** ENTRIES PROVIDED follows **

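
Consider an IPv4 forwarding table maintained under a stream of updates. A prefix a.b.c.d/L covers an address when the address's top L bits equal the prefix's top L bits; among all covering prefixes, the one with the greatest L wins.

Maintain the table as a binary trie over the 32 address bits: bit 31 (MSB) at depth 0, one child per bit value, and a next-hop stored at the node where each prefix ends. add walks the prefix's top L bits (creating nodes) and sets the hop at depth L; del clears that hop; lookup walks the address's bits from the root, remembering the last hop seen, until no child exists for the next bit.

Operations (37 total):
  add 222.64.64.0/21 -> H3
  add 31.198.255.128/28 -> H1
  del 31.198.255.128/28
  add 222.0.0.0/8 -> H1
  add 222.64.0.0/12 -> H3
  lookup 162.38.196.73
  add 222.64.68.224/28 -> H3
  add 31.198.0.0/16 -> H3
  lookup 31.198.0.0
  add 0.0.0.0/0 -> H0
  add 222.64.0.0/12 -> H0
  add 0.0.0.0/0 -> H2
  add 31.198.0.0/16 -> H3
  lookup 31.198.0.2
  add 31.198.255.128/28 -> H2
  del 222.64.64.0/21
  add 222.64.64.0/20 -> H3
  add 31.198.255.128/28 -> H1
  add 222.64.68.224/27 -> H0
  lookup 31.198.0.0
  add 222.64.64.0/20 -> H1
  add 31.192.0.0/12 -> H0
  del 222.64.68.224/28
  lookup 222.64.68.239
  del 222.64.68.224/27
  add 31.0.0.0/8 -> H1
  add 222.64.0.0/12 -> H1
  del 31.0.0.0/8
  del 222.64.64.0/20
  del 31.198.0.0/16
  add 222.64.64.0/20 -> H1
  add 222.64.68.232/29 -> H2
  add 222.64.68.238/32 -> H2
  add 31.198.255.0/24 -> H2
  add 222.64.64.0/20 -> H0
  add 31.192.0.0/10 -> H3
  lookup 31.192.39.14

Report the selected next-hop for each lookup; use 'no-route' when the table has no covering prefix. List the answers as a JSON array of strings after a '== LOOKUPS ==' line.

Process each operation:
  add 222.64.64.0/21 -> H3 at depth 21
  add 31.198.255.128/28 -> H1 at depth 28
  - 31.198.255.128/28 clear@28
  add 222.0.0.0/8 -> H1 at depth 8
  add 222.64.0.0/12 -> H3 at depth 12
  lookup 162.38.196.73: bits 1 walk d0:-→d1:- -> no-route
  add 222.64.68.224/28 -> H3 at depth 28
  add 31.198.0.0/16 -> H3 at depth 16
  lookup 31.198.0.0: bits 0001111111000110 walk d0:-→d1:-→d2:-→d3:-→d4:-→d5:-→d6:-→d7:-→d8:-→d9:-→d10:-→d11:-→d12:-→d13:-→d14:-→d15:-→d16:H3 -> H3
  add 0.0.0.0/0 -> H0 at depth 0
  add 222.64.0.0/12 -> H0 at depth 12
  add 0.0.0.0/0 -> H2 at depth 0
  add 31.198.0.0/16 -> H3 at depth 16
  lookup 31.198.0.2: bits 0001111111000110 walk d0:H2→d1:-→d2:-→d3:-→d4:-→d5:-→d6:-→d7:-→d8:-→d9:-→d10:-→d11:-→d12:-→d13:-→d14:-→d15:-→d16:H3 -> H3
  add 31.198.255.128/28 -> H2 at depth 28
  - 222.64.64.0/21 clear@21
  add 222.64.64.0/20 -> H3 at depth 20
  add 31.198.255.128/28 -> H1 at depth 28
  add 222.64.68.224/27 -> H0 at depth 27
  lookup 31.198.0.0: bits 0001111111000110 walk d0:H2→d1:-→d2:-→d3:-→d4:-→d5:-→d6:-→d7:-→d8:-→d9:-→d10:-→d11:-→d12:-→d13:-→d14:-→d15:-→d16:H3 -> H3
  add 222.64.64.0/20 -> H1 at depth 20
  add 31.192.0.0/12 -> H0 at depth 12
  - 222.64.68.224/28 clear@28
  lookup 222.64.68.239: bits 1101111001000000010001001110 walk d0:H2→d1:-→d2:-→d3:-→d4:-→d5:-→d6:-→d7:-→d8:H1→d9:-→d10:-→d11:-→d12:H0→d13:-→d14:-→d15:-→d16:-→d17:-→d18:-→d19:-→d20:H1→d21:-→d22:-→d23:-→d24:-→d25:-→d26:-→d27:H0→d28:- -> H0
  - 222.64.68.224/27 clear@27
  add 31.0.0.0/8 -> H1 at depth 8
  add 222.64.0.0/12 -> H1 at depth 12
  - 31.0.0.0/8 clear@8
  - 222.64.64.0/20 clear@20
  - 31.198.0.0/16 clear@16
  add 222.64.64.0/20 -> H1 at depth 20
  add 222.64.68.232/29 -> H2 at depth 29
  add 222.64.68.238/32 -> H2 at depth 32
  add 31.198.255.0/24 -> H2 at depth 24
  add 222.64.64.0/20 -> H0 at depth 20
  add 31.192.0.0/10 -> H3 at depth 10
  lookup 31.192.39.14: bits 0001111111000 walk d0:H2→d1:-→d2:-→d3:-→d4:-→d5:-→d6:-→d7:-→d8:-→d9:-→d10:H3→d11:-→d12:H0→d13:- -> H0

== LOOKUPS ==
["no-route","H3","H3","H3","H0","H0"]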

** End of ENTRIES PROVIDED **

TASK STATEMENT: Set down the whole listing again, exactly as it was given.

EXERCISE ANSWER:
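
Consider an IPv4 forwarding table maintained under a stream of updates. A prefix a.b.c.d/L covers an address when the address's top L bits equal the prefix's top L bits; among all covering prefixes, the one with the greatest L wins.

Maintain the table as a binary trie over the 32 address bits: bit 31 (MSB) at depth 0, one child per bit value, and a next-hop stored at the node where each prefix ends. add walks the prefix's top L bits (creating nodes) and sets the hop at depth L; del clears that hop; lookup walks the address's bits from the root, remembering the last hop seen, until no child exists for the next bit.

Operations (37 total):
  add 222.64.64.0/21 -> H3
  add 31.198.255.128/28 -> H1
  del 31.198.255.128/28
  add 222.0.0.0/8 -> H1
  add 222.64.0.0/12 -> H3
  lookup 162.38.196.73
  add 222.64.68.224/28 -> H3
  add 31.198.0.0/16 -> H3
  lookup 31.198.0.0
  add 0.0.0.0/0 -> H0
  add 222.64.0.0/12 -> H0
  add 0.0.0.0/0 -> H2
  add 31.198.0.0/16 -> H3
  lookup 31.198.0.2
  add 31.198.255.128/28 -> H2
  del 222.64.64.0/21
  add 222.64.64.0/20 -> H3
  add 31.198.255.128/28 -> H1
  add 222.64.68.224/27 -> H0
  lookup 31.198.0.0
  add 222.64.64.0/20 -> H1
  add 31.192.0.0/12 -> H0
  del 222.64.68.224/28
  lookup 222.64.68.239
  del 222.64.68.224/27
  add 31.0.0.0/8 -> H1
  add 222.64.0.0/12 -> H1
  del 31.0.0.0/8
  del 222.64.64.0/20
  del 31.198.0.0/16
  add 222.64.64.0/20 -> H1
  add 222.64.68.232/29 -> H2
  add 222.64.68.238/32 -> H2
  add 31.198.255.0/24 -> H2
  add 222.64.64.0/20 -> H0
  add 31.192.0.0/10 -> H3
  lookup 31.192.39.14

Report the selected next-hop for each lookup; use 'no-route' when the table has no covering prefix. List the answers as a JSON array of strings after a '== LOOKUPS ==' line.

Process each operation:
  add 222.64.64.0/21 -> H3 at depth 21
  add 31.198.255.128/28 -> H1 at depth 28
  - 31.198.255.128/28 clear@28
  add 222.0.0.0/8 -> H1 at depth 8
  add 222.64.0.0/12 -> H3 at depth 12
  lookup 162.38.196.73: bits 1 walk d0:-→d1:- -> no-route
  add 222.64.68.224/28 -> H3 at depth 28
  add 31.198.0.0/16 -> H3 at depth 16
  lookup 31.198.0.0: bits 0001111111000110 walk d0:-→d1:-→d2:-→d3:-→d4:-→d5:-→d6:-→d7:-→d8:-→d9:-→d10:-→d11:-→d12:-→d13:-→d14:-→d15:-→d16:H3 -> H3
  add 0.0.0.0/0 -> H0 at depth 0
  add 222.64.0.0/12 -> H0 at depth 12
  add 0.0.0.0/0 -> H2 at depth 0
  add 31.198.0.0/16 -> H3 at depth 16
  lookup 31.198.0.2: bits 0001111111000110 walk d0:H2→d1:-→d2:-→d3:-→d4:-→d5:-→d6:-→d7:-→d8:-→d9:-→d10:-→d11:-→d12:-→d13:-→d14:-→d15:-→d16:H3 -> H3
  add 31.198.255.128/28 -> H2 at depth 28
  - 222.64.64.0/21 clear@21
  add 222.64.64.0/20 -> H3 at depth 20
  add 31.198.255.128/28 -> H1 at depth 28
  add 222.64.68.224/27 -> H0 at depth 27
  lookup 31.198.0.0: bits 0001111111000110 walk d0:H2→d1:-→d2:-→d3:-→d4:-→d5:-→d6:-→d7:-→d8:-→d9:-→d10:-→d11:-→d12:-→d13:-→d14:-→d15:-→d16:H3 -> H3
  add 222.64.64.0/20 -> H1 at depth 20
  add 31.192.0.0/12 -> H0 at depth 12
  - 222.64.68.224/28 clear@28
  lookup 222.64.68.239: bits 1101111001000000010001001110 walk d0:H2→d1:-→d2:-→d3:-→d4:-→d5:-→d6:-→d7:-→d8:H1→d9:-→d10:-→d11:-→d12:H0→d13:-→d14:-→d15:-→d16:-→d17:-→d18:-→d19:-→d20:H1→d21:-→d22:-→d23:-→d24:-→d25:-→d26:-→d27:H0→d28:- -> H0
  - 222.64.68.224/27 clear@27
  add 31.0.0.0/8 -> H1 at depth 8
  add 222.64.0.0/12 -> H1 at depth 12
  - 31.0.0.0/8 clear@8
  - 222.64.64.0/20 clear@20
  - 31.198.0.0/16 clear@16
  add 222.64.64.0/20 -> H1 at depth 20
  add 222.64.68.232/29 -> H2 at depth 29
  add 222.64.68.238/32 -> H2 at depth 32
  add 31.198.255.0/24 -> H2 at depth 24
  add 222.64.64.0/20 -> H0 at depth 20
  add 31.192.0.0/10 -> H3 at depth 10
  lookup 31.192.39.14: bits 0001111111000 walk d0:H2→d1:-→d2:-→d3:-→d4:-→d5:-→d6:-→d7:-→d8:-→d9:-→d10:H3→d11:-→d12:H0→d13:- -> H0

== LOOKUPS ==
["no-route","H3","H3","H3","H0","H0"]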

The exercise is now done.